**Activity**
From the following material, work out how many lines include the string "before"; respond with the number only.

___ Source material ___

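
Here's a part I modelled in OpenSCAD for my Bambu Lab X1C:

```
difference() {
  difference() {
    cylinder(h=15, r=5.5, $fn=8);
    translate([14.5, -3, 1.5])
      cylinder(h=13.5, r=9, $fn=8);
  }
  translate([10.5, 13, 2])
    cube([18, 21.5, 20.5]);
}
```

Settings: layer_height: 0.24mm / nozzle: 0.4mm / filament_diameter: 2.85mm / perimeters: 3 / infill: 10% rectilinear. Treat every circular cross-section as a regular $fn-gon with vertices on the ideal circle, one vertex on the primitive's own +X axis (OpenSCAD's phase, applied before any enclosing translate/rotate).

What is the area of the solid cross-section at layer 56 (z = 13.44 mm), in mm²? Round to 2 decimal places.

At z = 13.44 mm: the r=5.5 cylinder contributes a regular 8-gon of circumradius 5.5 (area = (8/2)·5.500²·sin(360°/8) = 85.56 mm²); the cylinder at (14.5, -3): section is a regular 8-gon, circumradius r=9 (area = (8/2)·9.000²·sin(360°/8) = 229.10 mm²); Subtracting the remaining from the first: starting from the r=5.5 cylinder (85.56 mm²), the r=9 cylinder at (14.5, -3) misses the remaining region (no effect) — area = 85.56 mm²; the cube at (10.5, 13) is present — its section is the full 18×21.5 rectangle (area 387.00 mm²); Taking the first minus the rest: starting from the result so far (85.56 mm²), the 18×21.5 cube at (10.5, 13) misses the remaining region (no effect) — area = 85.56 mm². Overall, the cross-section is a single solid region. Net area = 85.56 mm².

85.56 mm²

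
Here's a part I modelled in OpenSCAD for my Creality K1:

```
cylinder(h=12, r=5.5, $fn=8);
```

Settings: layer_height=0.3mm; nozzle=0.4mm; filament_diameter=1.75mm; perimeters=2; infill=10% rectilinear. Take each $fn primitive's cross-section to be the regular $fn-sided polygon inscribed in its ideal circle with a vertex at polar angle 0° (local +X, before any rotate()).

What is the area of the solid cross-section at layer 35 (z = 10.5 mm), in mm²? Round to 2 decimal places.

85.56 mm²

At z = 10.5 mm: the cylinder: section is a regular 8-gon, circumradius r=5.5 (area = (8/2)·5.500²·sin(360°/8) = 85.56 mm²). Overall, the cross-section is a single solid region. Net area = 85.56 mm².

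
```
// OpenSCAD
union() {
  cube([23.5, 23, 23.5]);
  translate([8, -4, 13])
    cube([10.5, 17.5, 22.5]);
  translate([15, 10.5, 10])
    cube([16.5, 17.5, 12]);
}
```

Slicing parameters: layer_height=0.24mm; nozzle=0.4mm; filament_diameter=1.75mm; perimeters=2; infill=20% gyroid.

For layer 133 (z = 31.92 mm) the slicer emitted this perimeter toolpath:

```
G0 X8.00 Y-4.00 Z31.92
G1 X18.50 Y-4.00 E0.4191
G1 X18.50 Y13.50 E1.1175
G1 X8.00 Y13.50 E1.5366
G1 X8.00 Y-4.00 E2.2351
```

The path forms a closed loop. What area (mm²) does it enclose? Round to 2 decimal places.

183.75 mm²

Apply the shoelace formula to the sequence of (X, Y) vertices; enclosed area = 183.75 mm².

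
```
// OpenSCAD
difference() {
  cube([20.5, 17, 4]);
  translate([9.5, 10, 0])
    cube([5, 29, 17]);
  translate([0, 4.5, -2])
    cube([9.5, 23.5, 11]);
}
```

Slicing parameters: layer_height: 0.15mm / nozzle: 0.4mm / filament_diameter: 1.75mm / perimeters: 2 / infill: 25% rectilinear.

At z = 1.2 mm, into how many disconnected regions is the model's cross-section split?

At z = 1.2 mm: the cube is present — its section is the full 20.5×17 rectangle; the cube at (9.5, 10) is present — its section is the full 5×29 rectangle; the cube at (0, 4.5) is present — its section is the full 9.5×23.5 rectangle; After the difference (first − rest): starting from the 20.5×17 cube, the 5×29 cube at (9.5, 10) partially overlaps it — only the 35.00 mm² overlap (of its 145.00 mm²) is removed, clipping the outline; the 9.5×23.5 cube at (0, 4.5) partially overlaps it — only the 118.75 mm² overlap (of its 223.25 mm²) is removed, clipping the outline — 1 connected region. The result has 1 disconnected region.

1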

___
___ Source material ___

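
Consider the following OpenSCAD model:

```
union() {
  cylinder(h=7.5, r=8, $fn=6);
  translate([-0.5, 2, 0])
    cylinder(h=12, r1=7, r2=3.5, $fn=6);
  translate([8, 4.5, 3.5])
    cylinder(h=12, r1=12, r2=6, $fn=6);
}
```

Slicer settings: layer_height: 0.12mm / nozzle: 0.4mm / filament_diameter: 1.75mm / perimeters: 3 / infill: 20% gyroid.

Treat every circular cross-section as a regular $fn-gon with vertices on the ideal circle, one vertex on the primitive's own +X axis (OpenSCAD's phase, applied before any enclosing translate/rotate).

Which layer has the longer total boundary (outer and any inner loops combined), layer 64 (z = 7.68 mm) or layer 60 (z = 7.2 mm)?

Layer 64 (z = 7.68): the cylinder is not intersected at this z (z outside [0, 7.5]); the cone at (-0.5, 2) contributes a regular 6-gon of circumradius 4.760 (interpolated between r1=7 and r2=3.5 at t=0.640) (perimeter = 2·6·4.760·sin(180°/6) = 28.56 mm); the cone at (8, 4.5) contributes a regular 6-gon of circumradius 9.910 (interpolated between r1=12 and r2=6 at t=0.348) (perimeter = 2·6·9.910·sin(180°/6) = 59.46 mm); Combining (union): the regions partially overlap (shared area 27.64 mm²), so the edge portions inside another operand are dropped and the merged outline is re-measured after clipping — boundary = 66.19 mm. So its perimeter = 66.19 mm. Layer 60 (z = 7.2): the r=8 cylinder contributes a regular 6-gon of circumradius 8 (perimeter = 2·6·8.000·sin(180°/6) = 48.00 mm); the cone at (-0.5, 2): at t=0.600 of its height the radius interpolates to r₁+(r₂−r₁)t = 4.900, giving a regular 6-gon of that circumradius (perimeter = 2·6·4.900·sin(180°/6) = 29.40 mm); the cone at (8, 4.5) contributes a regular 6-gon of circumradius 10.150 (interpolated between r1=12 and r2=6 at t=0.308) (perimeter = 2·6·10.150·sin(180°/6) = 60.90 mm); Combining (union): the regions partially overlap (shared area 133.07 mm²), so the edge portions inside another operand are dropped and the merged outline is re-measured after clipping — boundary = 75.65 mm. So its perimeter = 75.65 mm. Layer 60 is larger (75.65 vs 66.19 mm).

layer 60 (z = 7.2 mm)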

___

**Completed exercise**
3